- [Exercise prompt]: Only one span of the listing below should come back. It runs from the line with "p' = -1.92p" through the line with "Use Euler's method", and each of its lines must be reproduced exactly.
Segment Open
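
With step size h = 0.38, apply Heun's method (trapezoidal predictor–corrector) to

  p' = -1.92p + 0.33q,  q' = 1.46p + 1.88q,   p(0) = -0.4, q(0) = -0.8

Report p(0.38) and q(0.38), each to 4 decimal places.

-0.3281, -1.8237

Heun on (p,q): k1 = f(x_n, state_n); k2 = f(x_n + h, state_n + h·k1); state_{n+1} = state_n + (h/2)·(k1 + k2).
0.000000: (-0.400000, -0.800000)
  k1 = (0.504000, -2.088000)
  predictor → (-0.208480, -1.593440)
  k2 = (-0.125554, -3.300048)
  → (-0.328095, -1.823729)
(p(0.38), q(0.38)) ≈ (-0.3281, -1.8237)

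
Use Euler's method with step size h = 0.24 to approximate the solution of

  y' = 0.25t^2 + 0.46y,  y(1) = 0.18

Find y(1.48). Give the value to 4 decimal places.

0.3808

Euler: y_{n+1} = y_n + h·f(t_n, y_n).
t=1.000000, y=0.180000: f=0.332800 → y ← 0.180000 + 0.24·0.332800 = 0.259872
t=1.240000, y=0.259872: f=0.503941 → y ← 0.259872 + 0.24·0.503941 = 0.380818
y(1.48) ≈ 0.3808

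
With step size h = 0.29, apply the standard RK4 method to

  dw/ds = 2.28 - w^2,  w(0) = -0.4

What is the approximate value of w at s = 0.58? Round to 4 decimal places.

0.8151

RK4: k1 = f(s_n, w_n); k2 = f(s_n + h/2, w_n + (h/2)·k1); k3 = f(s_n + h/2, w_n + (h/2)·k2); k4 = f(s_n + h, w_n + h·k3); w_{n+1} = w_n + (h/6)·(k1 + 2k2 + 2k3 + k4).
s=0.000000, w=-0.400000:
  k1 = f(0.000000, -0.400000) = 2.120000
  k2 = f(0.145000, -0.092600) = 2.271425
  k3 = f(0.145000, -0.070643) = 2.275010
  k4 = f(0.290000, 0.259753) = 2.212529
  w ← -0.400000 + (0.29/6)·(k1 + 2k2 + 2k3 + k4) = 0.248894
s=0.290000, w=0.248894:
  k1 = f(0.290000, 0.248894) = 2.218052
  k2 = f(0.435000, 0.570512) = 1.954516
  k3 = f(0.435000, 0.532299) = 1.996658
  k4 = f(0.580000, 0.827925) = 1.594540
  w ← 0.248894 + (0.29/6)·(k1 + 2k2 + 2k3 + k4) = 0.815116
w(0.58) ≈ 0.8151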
Segment Closed
- [Solution for this problem]:
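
  p' = -1.92p + 0.33q,  q' = 1.46p + 1.88q,   p(0) = -0.4, q(0) = -0.8

Report p(0.38) and q(0.38), each to 4 decimal places.

-0.3281, -1.8237

Heun on (p,q): k1 = f(x_n, state_n); k2 = f(x_n + h, state_n + h·k1); state_{n+1} = state_n + (h/2)·(k1 + k2).
0.000000: (-0.400000, -0.800000)
  k1 = (0.504000, -2.088000)
  predictor → (-0.208480, -1.593440)
  k2 = (-0.125554, -3.300048)
  → (-0.328095, -1.823729)
(p(0.38), q(0.38)) ≈ (-0.3281, -1.8237)

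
Use Euler's method with step size h = 0.24 to approximate the solution of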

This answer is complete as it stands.